- **YOUR ASSIGNMENT**:
Transcribe only the lines between the first line of the records and the line containing "What is the signal AFTER stage 3", inclusive, exactly as written.

(Collected data entries)
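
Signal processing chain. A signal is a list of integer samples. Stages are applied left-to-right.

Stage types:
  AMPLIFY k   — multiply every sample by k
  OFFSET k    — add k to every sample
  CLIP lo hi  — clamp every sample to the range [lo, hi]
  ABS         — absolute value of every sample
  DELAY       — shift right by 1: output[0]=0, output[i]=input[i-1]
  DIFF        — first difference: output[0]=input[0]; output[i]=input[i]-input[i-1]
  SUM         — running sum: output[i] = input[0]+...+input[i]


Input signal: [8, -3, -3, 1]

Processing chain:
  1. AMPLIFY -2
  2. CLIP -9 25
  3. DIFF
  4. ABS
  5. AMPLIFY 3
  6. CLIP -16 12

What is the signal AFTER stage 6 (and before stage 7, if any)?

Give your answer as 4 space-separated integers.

Input: [8, -3, -3, 1]
Stage 1 (AMPLIFY -2): 8*-2=-16, -3*-2=6, -3*-2=6, 1*-2=-2 -> [-16, 6, 6, -2]
Stage 2 (CLIP -9 25): clip(-16,-9,25)=-9, clip(6,-9,25)=6, clip(6,-9,25)=6, clip(-2,-9,25)=-2 -> [-9, 6, 6, -2]
Stage 3 (DIFF): s[0]=-9, 6--9=15, 6-6=0, -2-6=-8 -> [-9, 15, 0, -8]
Stage 4 (ABS): |-9|=9, |15|=15, |0|=0, |-8|=8 -> [9, 15, 0, 8]
Stage 5 (AMPLIFY 3): 9*3=27, 15*3=45, 0*3=0, 8*3=24 -> [27, 45, 0, 24]
Stage 6 (CLIP -16 12): clip(27,-16,12)=12, clip(45,-16,12)=12, clip(0,-16,12)=0, clip(24,-16,12)=12 -> [12, 12, 0, 12]

Answer: 12 12 0 12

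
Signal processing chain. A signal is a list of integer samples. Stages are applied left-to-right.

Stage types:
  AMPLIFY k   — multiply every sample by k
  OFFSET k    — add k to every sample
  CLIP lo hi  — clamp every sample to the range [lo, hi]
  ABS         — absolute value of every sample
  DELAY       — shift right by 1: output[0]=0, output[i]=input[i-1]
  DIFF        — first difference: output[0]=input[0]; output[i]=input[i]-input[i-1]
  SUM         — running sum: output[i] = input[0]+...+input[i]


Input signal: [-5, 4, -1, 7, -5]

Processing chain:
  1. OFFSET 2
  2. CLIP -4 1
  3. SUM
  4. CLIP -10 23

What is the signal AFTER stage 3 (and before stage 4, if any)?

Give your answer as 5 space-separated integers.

Input: [-5, 4, -1, 7, -5]
Stage 1 (OFFSET 2): -5+2=-3, 4+2=6, -1+2=1, 7+2=9, -5+2=-3 -> [-3, 6, 1, 9, -3]
Stage 2 (CLIP -4 1): clip(-3,-4,1)=-3, clip(6,-4,1)=1, clip(1,-4,1)=1, clip(9,-4,1)=1, clip(-3,-4,1)=-3 -> [-3, 1, 1, 1, -3]
Stage 3 (SUM): sum[0..0]=-3, sum[0..1]=-2, sum[0..2]=-1, sum[0..3]=0, sum[0..4]=-3 -> [-3, -2, -1, 0, -3]

Answer: -3 -2 -1 0 -3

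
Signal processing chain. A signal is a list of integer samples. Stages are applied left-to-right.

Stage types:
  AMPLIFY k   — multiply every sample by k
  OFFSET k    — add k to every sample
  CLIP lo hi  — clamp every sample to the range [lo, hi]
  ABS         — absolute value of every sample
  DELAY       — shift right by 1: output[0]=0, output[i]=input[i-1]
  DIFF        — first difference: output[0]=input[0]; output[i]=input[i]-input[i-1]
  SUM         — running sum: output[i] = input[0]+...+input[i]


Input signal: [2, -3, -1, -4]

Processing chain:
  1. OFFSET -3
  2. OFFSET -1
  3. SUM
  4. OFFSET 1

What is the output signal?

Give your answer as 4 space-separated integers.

Input: [2, -3, -1, -4]
Stage 1 (OFFSET -3): 2+-3=-1, -3+-3=-6, -1+-3=-4, -4+-3=-7 -> [-1, -6, -4, -7]
Stage 2 (OFFSET -1): -1+-1=-2, -6+-1=-7, -4+-1=-5, -7+-1=-8 -> [-2, -7, -5, -8]
Stage 3 (SUM): sum[0..0]=-2, sum[0..1]=-9, sum[0..2]=-14, sum[0..3]=-22 -> [-2, -9, -14, -22]
Stage 4 (OFFSET 1): -2+1=-1, -9+1=-8, -14+1=-13, -22+1=-21 -> [-1, -8, -13, -21]

Answer: -1 -8 -13 -21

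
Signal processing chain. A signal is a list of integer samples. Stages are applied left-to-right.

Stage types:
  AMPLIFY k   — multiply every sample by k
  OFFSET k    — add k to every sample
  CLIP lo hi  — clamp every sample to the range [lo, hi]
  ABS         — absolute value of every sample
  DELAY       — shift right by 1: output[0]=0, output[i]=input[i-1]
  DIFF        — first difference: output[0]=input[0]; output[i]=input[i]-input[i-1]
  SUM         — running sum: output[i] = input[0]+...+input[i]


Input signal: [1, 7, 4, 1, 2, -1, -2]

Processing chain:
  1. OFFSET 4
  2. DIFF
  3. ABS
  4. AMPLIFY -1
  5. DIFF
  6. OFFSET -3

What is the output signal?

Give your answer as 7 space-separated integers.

Input: [1, 7, 4, 1, 2, -1, -2]
Stage 1 (OFFSET 4): 1+4=5, 7+4=11, 4+4=8, 1+4=5, 2+4=6, -1+4=3, -2+4=2 -> [5, 11, 8, 5, 6, 3, 2]
Stage 2 (DIFF): s[0]=5, 11-5=6, 8-11=-3, 5-8=-3, 6-5=1, 3-6=-3, 2-3=-1 -> [5, 6, -3, -3, 1, -3, -1]
Stage 3 (ABS): |5|=5, |6|=6, |-3|=3, |-3|=3, |1|=1, |-3|=3, |-1|=1 -> [5, 6, 3, 3, 1, 3, 1]
Stage 4 (AMPLIFY -1): 5*-1=-5, 6*-1=-6, 3*-1=-3, 3*-1=-3, 1*-1=-1, 3*-1=-3, 1*-1=-1 -> [-5, -6, -3, -3, -1, -3, -1]
Stage 5 (DIFF): s[0]=-5, -6--5=-1, -3--6=3, -3--3=0, -1--3=2, -3--1=-2, -1--3=2 -> [-5, -1, 3, 0, 2, -2, 2]
Stage 6 (OFFSET -3): -5+-3=-8, -1+-3=-4, 3+-3=0, 0+-3=-3, 2+-3=-1, -2+-3=-5, 2+-3=-1 -> [-8, -4, 0, -3, -1, -5, -1]

Answer: -8 -4 0 -3 -1 -5 -1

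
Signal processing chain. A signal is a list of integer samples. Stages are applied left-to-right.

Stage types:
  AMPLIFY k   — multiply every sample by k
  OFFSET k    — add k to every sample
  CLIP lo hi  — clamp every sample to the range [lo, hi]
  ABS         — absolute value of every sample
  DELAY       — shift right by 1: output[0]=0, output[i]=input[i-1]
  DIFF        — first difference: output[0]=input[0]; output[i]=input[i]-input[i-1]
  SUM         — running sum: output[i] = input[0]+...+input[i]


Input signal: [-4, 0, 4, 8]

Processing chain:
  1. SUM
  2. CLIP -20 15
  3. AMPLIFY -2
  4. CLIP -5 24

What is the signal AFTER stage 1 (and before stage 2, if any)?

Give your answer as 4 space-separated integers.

Input: [-4, 0, 4, 8]
Stage 1 (SUM): sum[0..0]=-4, sum[0..1]=-4, sum[0..2]=0, sum[0..3]=8 -> [-4, -4, 0, 8]

Answer: -4 -4 0 8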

- **RESULT BELOW**:
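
Signal processing chain. A signal is a list of integer samples. Stages are applied left-to-right.

Stage types:
  AMPLIFY k   — multiply every sample by k
  OFFSET k    — add k to every sample
  CLIP lo hi  — clamp every sample to the range [lo, hi]
  ABS         — absolute value of every sample
  DELAY       — shift right by 1: output[0]=0, output[i]=input[i-1]
  DIFF        — first difference: output[0]=input[0]; output[i]=input[i]-input[i-1]
  SUM         — running sum: output[i] = input[0]+...+input[i]


Input signal: [8, -3, -3, 1]

Processing chain:
  1. AMPLIFY -2
  2. CLIP -9 25
  3. DIFF
  4. ABS
  5. AMPLIFY 3
  6. CLIP -16 12

What is the signal AFTER stage 6 (and before stage 7, if any)?

Give your answer as 4 space-separated integers.

Input: [8, -3, -3, 1]
Stage 1 (AMPLIFY -2): 8*-2=-16, -3*-2=6, -3*-2=6, 1*-2=-2 -> [-16, 6, 6, -2]
Stage 2 (CLIP -9 25): clip(-16,-9,25)=-9, clip(6,-9,25)=6, clip(6,-9,25)=6, clip(-2,-9,25)=-2 -> [-9, 6, 6, -2]
Stage 3 (DIFF): s[0]=-9, 6--9=15, 6-6=0, -2-6=-8 -> [-9, 15, 0, -8]
Stage 4 (ABS): |-9|=9, |15|=15, |0|=0, |-8|=8 -> [9, 15, 0, 8]
Stage 5 (AMPLIFY 3): 9*3=27, 15*3=45, 0*3=0, 8*3=24 -> [27, 45, 0, 24]
Stage 6 (CLIP -16 12): clip(27,-16,12)=12, clip(45,-16,12)=12, clip(0,-16,12)=0, clip(24,-16,12)=12 -> [12, 12, 0, 12]

Answer: 12 12 0 12

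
Signal processing chain. A signal is a list of integer samples. Stages are applied left-to-right.

Stage types:
  AMPLIFY k   — multiply every sample by k
  OFFSET k    — add k to every sample
  CLIP lo hi  — clamp every sample to the range [lo, hi]
  ABS         — absolute value of every sample
  DELAY       — shift right by 1: output[0]=0, output[i]=input[i-1]
  DIFF        — first difference: output[0]=input[0]; output[i]=input[i]-input[i-1]
  SUM         — running sum: output[i] = input[0]+...+input[i]


Input signal: [-5, 4, -1, 7, -5]

Processing chain:
  1. OFFSET 2
  2. CLIP -4 1
  3. SUM
  4. CLIP -10 23

What is the signal AFTER stage 3 (and before stage 4, if any)?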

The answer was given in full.